_Assigned task:_
For every line in the material, print that line exactly.
***
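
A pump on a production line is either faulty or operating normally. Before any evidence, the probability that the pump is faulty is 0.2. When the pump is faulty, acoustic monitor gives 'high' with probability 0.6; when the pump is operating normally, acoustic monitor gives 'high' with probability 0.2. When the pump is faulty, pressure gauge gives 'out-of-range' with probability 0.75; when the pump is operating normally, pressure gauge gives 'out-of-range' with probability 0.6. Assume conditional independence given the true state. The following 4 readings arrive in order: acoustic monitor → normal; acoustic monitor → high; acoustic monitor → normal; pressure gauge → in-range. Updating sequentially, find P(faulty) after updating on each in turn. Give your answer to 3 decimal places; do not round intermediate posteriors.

0.105

Apply Bayes' rule sequentially, carrying P(faulty) forward.
After acoustic monitor='normal': P(faulty) = 0.4·0.2000 / (0.4·0.2000 + 0.8·0.8000) ≈ 0.1111
After acoustic monitor='high': P(faulty) = 0.6·0.1111 / (0.6·0.1111 + 0.2·0.8889) ≈ 0.2727
After acoustic monitor='normal': P(faulty) = 0.4·0.2727 / (0.4·0.2727 + 0.8·0.7273) ≈ 0.1579
After pressure gauge='in-range': P(faulty) = 0.25·0.1579 / (0.25·0.1579 + 0.4·0.8421) ≈ 0.1049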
***
_Solution for this task:_
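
A pump on a production line is either faulty or operating normally. Before any evidence, the probability that the pump is faulty is 0.2. When the pump is faulty, acoustic monitor gives 'high' with probability 0.6; when the pump is operating normally, acoustic monitor gives 'high' with probability 0.2. When the pump is faulty, pressure gauge gives 'out-of-range' with probability 0.75; when the pump is operating normally, pressure gauge gives 'out-of-range' with probability 0.6. Assume conditional independence given the true state. The following 4 readings arrive in order: acoustic monitor → normal; acoustic monitor → high; acoustic monitor → normal; pressure gauge → in-range. Updating sequentially, find P(faulty) after updating on each in turn. Give your answer to 3 decimal places; do not round intermediate posteriors.

0.105

Apply Bayes' rule sequentially, carrying P(faulty) forward.
After acoustic monitor='normal': P(faulty) = 0.4·0.2000 / (0.4·0.2000 + 0.8·0.8000) ≈ 0.1111
After acoustic monitor='high': P(faulty) = 0.6·0.1111 / (0.6·0.1111 + 0.2·0.8889) ≈ 0.2727
After acoustic monitor='normal': P(faulty) = 0.4·0.2727 / (0.4·0.2727 + 0.8·0.7273) ≈ 0.1579
After pressure gauge='in-range': P(faulty) = 0.25·0.1579 / (0.25·0.1579 + 0.4·0.8421) ≈ 0.1049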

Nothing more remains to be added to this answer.